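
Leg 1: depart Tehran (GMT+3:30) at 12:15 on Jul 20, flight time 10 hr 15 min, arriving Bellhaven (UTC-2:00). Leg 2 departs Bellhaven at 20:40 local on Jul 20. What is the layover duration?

3 hours 40 minutes

Convert departure to UTC: 12:15 − 3:30 = 08:45 UTC on Jul 20.
Add 10 hours 15 minutes flight time → 19:00 UTC.
Bellhaven is UTC−2:00, so local arrival = 19:00 − 2:00 = 17:00 on Jul 20.
Layover = 20:40 − 17:00 = 3 hours 40 minutes.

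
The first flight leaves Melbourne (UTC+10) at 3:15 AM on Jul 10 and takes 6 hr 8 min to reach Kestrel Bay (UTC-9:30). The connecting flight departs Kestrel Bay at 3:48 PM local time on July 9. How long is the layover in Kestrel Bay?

Convert departure to UTC: 3:15 AM − 10:00 = 5:15 PM UTC on Jul 9.
Add 6 hours and 8 minutes flight time → 11:23 PM UTC.
Kestrel Bay is UTC−9:30, so local arrival = 11:23 PM − 9:30 = 1:53 PM on Jul 9.
Layover = 3:48 PM − 1:53 PM = 1 hour 55 minutes.

1 hour 55 minutes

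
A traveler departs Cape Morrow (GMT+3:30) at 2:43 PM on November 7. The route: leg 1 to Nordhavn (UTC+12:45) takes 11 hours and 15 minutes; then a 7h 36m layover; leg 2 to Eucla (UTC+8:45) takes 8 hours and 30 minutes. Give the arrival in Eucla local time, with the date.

Convert departure to UTC: 2:43 PM − 3:30 = 11:13 AM UTC on Nov 7.
Add 11 hours and 15 minutes leg 1 → 10:28 PM UTC.
Add 7 hours and 36 minutes layover in Nordhavn → 6:04 AM UTC (Nov 8).
Add 8 hours 30 minutes leg 2 → 2:34 PM UTC.
Eucla is UTC+8:45, so local arrival = 2:34 PM + 8:45 = 11:19 PM on Nov 8.

11:19 PM on Nov 8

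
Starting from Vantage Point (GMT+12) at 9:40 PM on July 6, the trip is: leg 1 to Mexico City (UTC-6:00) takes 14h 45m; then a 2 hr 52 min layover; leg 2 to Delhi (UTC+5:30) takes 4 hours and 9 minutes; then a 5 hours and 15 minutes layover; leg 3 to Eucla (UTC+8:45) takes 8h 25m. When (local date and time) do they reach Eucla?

Convert departure to UTC: 9:40 PM − 12:00 = 9:40 AM UTC on Jul 6.
Add 14 hours and 45 minutes leg 1 → 12:25 AM UTC (Jul 7).
Add 2 hours 52 minutes layover in Mexico City → 3:17 AM UTC.
Add 4 hours 9 minutes leg 2 → 7:26 AM UTC.
Add 5 hours 15 minutes layover in Delhi → 12:41 PM UTC.
Add 8 hours 25 minutes leg 3 → 9:06 PM UTC.
Eucla is UTC+8:45, so local arrival = 9:06 PM + 8:45 = 5:51 AM on Jul 8.

5:51 AM on July 8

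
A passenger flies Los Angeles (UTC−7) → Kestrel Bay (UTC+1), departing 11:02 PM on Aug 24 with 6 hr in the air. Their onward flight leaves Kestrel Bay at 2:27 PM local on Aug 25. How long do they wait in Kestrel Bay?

1 hour 25 minutes

Convert departure to UTC: 11:02 PM + 7:00 = 6:02 AM UTC on Aug 25.
Add 6 hours flight time → 12:02 PM UTC.
Kestrel Bay is UTC+1:00, so local arrival = 12:02 PM + 1:00 = 1:02 PM on Aug 25.
Layover = 2:27 PM − 1:02 PM = 1 hour 25 minutes.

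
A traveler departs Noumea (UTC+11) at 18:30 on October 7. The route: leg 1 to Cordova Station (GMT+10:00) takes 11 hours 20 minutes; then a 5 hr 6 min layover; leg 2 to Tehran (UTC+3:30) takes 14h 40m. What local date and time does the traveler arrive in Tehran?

Convert departure to UTC: 18:30 − 11:00 = 07:30 UTC on Oct 7.
Add 11 hours and 20 minutes leg 1 → 18:50 UTC.
Add 5 hours and 6 minutes layover in Cordova Station → 23:56 UTC.
Add 14 hours 40 minutes leg 2 → 14:36 UTC (Oct 8).
Tehran is UTC+3:30, so local arrival = 14:36 + 3:30 = 18:06 on Oct 8.

18:06 on Oct 8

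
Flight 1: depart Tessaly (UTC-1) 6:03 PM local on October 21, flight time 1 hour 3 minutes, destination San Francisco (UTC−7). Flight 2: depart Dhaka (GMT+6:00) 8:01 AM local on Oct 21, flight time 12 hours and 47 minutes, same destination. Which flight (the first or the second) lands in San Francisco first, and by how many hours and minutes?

Flight 1 in UTC: 6:03 PM + 1:00 = 7:03 PM on Oct 21.
+1 hour and 3 minutes → arrive 8:06 PM UTC on Oct 21.
Flight 2 in UTC: 8:01 AM − 6:00 = 2:01 AM on Oct 21.
+12 hours and 47 minutes → arrive 2:48 PM UTC on Oct 21.
Flight 2 lands earlier by 5 hours 18 minutes.

the second, by 5 hours 18 minutes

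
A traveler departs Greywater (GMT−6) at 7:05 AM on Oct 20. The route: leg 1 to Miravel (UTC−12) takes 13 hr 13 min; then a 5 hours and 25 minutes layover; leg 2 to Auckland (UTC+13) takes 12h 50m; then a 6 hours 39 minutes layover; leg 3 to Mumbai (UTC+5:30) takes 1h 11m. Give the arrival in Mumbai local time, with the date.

Convert departure to UTC: 7:05 AM + 6:00 = 1:05 PM UTC on Oct 20.
Add 13 hours and 13 minutes leg 1 → 2:18 AM UTC (Oct 21).
Add 5 hours and 25 minutes layover in Miravel → 7:43 AM UTC.
Add 12 hours and 50 minutes leg 2 → 8:33 PM UTC.
Add 6 hours and 39 minutes layover in Auckland → 3:12 AM UTC (Oct 22).
Add 1 hour 11 minutes leg 3 → 4:23 AM UTC.
Mumbai is UTC+5:30, so local arrival = 4:23 AM + 5:30 = 9:53 AM on Oct 22.

9:53 AM on October 22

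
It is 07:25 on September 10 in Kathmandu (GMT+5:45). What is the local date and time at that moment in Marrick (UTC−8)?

In UTC: 07:25 − 5:45 = 01:40 on Sep 10.
Marrick is UTC−8:00: 01:40 − 8:00 = 17:40 on Sep 9.

17:40 on Sep 9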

* Work instruction *
Please make an exact copy of the entries, down to the last character.

* Your solution *
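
Leg 1: depart Tehran (GMT+3:30) at 12:15 on Jul 20, flight time 10 hr 15 min, arriving Bellhaven (UTC-2:00). Leg 2 departs Bellhaven at 20:40 local on Jul 20. What is the layover duration?

3 hours 40 minutes

Convert departure to UTC: 12:15 − 3:30 = 08:45 UTC on Jul 20.
Add 10 hours 15 minutes flight time → 19:00 UTC.
Bellhaven is UTC−2:00, so local arrival = 19:00 − 2:00 = 17:00 on Jul 20.
Layover = 20:40 − 17:00 = 3 hours 40 minutes.

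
The first flight leaves Melbourne (UTC+10) at 3:15 AM on Jul 10 and takes 6 hr 8 min to reach Kestrel Bay (UTC-9:30). The connecting flight departs Kestrel Bay at 3:48 PM local time on July 9. How long is the layover in Kestrel Bay?

Convert departure to UTC: 3:15 AM − 10:00 = 5:15 PM UTC on Jul 9.
Add 6 hours and 8 minutes flight time → 11:23 PM UTC.
Kestrel Bay is UTC−9:30, so local arrival = 11:23 PM − 9:30 = 1:53 PM on Jul 9.
Layover = 3:48 PM − 1:53 PM = 1 hour 55 minutes.

1 hour 55 minutes

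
A traveler departs Cape Morrow (GMT+3:30) at 2:43 PM on November 7. The route: leg 1 to Nordhavn (UTC+12:45) takes 11 hours and 15 minutes; then a 7h 36m layover; leg 2 to Eucla (UTC+8:45) takes 8 hours and 30 minutes. Give the arrival in Eucla local time, with the date.

Convert departure to UTC: 2:43 PM − 3:30 = 11:13 AM UTC on Nov 7.
Add 11 hours and 15 minutes leg 1 → 10:28 PM UTC.
Add 7 hours and 36 minutes layover in Nordhavn → 6:04 AM UTC (Nov 8).
Add 8 hours 30 minutes leg 2 → 2:34 PM UTC.
Eucla is UTC+8:45, so local arrival = 2:34 PM + 8:45 = 11:19 PM on Nov 8.

11:19 PM on Nov 8

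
Starting from Vantage Point (GMT+12) at 9:40 PM on July 6, the trip is: leg 1 to Mexico City (UTC-6:00) takes 14h 45m; then a 2 hr 52 min layover; leg 2 to Delhi (UTC+5:30) takes 4 hours and 9 minutes; then a 5 hours and 15 minutes layover; leg 3 to Eucla (UTC+8:45) takes 8h 25m. When (local date and time) do they reach Eucla?

Convert departure to UTC: 9:40 PM − 12:00 = 9:40 AM UTC on Jul 6.
Add 14 hours and 45 minutes leg 1 → 12:25 AM UTC (Jul 7).
Add 2 hours 52 minutes layover in Mexico City → 3:17 AM UTC.
Add 4 hours 9 minutes leg 2 → 7:26 AM UTC.
Add 5 hours 15 minutes layover in Delhi → 12:41 PM UTC.
Add 8 hours 25 minutes leg 3 → 9:06 PM UTC.
Eucla is UTC+8:45, so local arrival = 9:06 PM + 8:45 = 5:51 AM on Jul 8.

5:51 AM on July 8

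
A passenger flies Los Angeles (UTC−7) → Kestrel Bay (UTC+1), departing 11:02 PM on Aug 24 with 6 hr in the air. Their onward flight leaves Kestrel Bay at 2:27 PM local on Aug 25. How long do they wait in Kestrel Bay?

1 hour 25 minutes

Convert departure to UTC: 11:02 PM + 7:00 = 6:02 AM UTC on Aug 25.
Add 6 hours flight time → 12:02 PM UTC.
Kestrel Bay is UTC+1:00, so local arrival = 12:02 PM + 1:00 = 1:02 PM on Aug 25.
Layover = 2:27 PM − 1:02 PM = 1 hour 25 minutes.

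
A traveler departs Noumea (UTC+11) at 18:30 on October 7. The route: leg 1 to Cordova Station (GMT+10:00) takes 11 hours 20 minutes; then a 5 hr 6 min layover; leg 2 to Tehran (UTC+3:30) takes 14h 40m. What local date and time does the traveler arrive in Tehran?

Convert departure to UTC: 18:30 − 11:00 = 07:30 UTC on Oct 7.
Add 11 hours and 20 minutes leg 1 → 18:50 UTC.
Add 5 hours and 6 minutes layover in Cordova Station → 23:56 UTC.
Add 14 hours 40 minutes leg 2 → 14:36 UTC (Oct 8).
Tehran is UTC+3:30, so local arrival = 14:36 + 3:30 = 18:06 on Oct 8.

18:06 on Oct 8

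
Flight 1: depart Tessaly (UTC-1) 6:03 PM local on October 21, flight time 1 hour 3 minutes, destination San Francisco (UTC−7). Flight 2: depart Dhaka (GMT+6:00) 8:01 AM local on Oct 21, flight time 12 hours and 47 minutes, same destination. Which flight (the first or the second) lands in San Francisco first, and by how many hours and minutes?

Flight 1 in UTC: 6:03 PM + 1:00 = 7:03 PM on Oct 21.
+1 hour and 3 minutes → arrive 8:06 PM UTC on Oct 21.
Flight 2 in UTC: 8:01 AM − 6:00 = 2:01 AM on Oct 21.
+12 hours and 47 minutes → arrive 2:48 PM UTC on Oct 21.
Flight 2 lands earlier by 5 hours 18 minutes.

the second, by 5 hours 18 minutes

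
A traveler departs Greywater (GMT−6) at 7:05 AM on Oct 20. The route: leg 1 to Miravel (UTC−12) takes 13 hr 13 min; then a 5 hours and 25 minutes layover; leg 2 to Auckland (UTC+13) takes 12h 50m; then a 6 hours 39 minutes layover; leg 3 to Mumbai (UTC+5:30) takes 1h 11m. Give the arrival in Mumbai local time, with the date.

Convert departure to UTC: 7:05 AM + 6:00 = 1:05 PM UTC on Oct 20.
Add 13 hours and 13 minutes leg 1 → 2:18 AM UTC (Oct 21).
Add 5 hours and 25 minutes layover in Miravel → 7:43 AM UTC.
Add 12 hours and 50 minutes leg 2 → 8:33 PM UTC.
Add 6 hours and 39 minutes layover in Auckland → 3:12 AM UTC (Oct 22).
Add 1 hour 11 minutes leg 3 → 4:23 AM UTC.
Mumbai is UTC+5:30, so local arrival = 4:23 AM + 5:30 = 9:53 AM on Oct 22.

9:53 AM on October 22

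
It is 07:25 on September 10 in Kathmandu (GMT+5:45). What is the local date and time at that moment in Marrick (UTC−8)?

In UTC: 07:25 − 5:45 = 01:40 on Sep 10.
Marrick is UTC−8:00: 01:40 − 8:00 = 17:40 on Sep 9.

17:40 on Sep 9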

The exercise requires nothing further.